What you are asked to do:
Among the entries, which lines carry the string "word"? Copy each of them.

--- The data Enclosed Below ---

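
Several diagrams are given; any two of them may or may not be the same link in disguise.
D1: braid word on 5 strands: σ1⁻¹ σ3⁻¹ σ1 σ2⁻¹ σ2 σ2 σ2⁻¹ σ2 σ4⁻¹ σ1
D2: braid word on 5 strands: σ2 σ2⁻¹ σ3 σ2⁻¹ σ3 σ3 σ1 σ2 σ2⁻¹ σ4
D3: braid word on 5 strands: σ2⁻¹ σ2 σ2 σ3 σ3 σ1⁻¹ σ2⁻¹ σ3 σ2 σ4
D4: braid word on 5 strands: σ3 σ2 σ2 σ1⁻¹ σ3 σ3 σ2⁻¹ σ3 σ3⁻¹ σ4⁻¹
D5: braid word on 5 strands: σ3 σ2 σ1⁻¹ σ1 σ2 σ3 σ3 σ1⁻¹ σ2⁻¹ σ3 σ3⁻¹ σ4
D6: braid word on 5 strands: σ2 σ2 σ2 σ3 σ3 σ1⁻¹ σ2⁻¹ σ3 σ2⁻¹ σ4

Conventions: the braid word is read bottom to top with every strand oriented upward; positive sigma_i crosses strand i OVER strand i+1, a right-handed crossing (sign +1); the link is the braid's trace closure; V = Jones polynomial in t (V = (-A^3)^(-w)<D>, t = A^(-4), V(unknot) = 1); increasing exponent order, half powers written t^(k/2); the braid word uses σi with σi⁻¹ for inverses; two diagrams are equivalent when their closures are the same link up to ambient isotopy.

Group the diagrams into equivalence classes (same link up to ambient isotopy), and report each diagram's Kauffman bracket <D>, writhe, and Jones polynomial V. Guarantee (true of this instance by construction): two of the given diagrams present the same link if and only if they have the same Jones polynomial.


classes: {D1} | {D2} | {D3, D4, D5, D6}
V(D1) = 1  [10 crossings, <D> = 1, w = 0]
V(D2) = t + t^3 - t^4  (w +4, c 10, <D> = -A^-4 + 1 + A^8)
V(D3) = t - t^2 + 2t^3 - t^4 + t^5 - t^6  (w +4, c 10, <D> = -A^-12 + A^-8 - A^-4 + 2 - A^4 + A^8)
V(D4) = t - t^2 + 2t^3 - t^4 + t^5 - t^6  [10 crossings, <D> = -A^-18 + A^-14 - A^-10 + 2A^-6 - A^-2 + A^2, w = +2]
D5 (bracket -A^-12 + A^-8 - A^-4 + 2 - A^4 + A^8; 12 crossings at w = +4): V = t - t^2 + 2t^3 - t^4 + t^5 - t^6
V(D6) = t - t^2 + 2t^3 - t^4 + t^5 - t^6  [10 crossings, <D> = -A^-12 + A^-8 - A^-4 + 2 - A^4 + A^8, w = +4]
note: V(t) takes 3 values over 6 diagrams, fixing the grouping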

--- End of Enclosed The data ---

Solution for this task:
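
D1: braid word on 5 strands: σ1⁻¹ σ3⁻¹ σ1 σ2⁻¹ σ2 σ2 σ2⁻¹ σ2 σ4⁻¹ σ1
D2: braid word on 5 strands: σ2 σ2⁻¹ σ3 σ2⁻¹ σ3 σ3 σ1 σ2 σ2⁻¹ σ4
D3: braid word on 5 strands: σ2⁻¹ σ2 σ2 σ3 σ3 σ1⁻¹ σ2⁻¹ σ3 σ2 σ4
D4: braid word on 5 strands: σ3 σ2 σ2 σ1⁻¹ σ3 σ3 σ2⁻¹ σ3 σ3⁻¹ σ4⁻¹
D5: braid word on 5 strands: σ3 σ2 σ1⁻¹ σ1 σ2 σ3 σ3 σ1⁻¹ σ2⁻¹ σ3 σ3⁻¹ σ4
D6: braid word on 5 strands: σ2 σ2 σ2 σ3 σ3 σ1⁻¹ σ2⁻¹ σ3 σ2⁻¹ σ4
Conventions: the braid word is read bottom to top with every strand oriented upward; positive sigma_i crosses strand i OVER strand i+1, a right-handed crossing (sign +1); the link is the braid's trace closure; V = Jones polynomial in t (V = (-A^3)^(-w)<D>, t = A^(-4), V(unknot) = 1); increasing exponent order, half powers written t^(k/2); the braid word uses σi with σi⁻¹ for inverses; two diagrams are equivalent when their closures are the same link up to ambient isotopy.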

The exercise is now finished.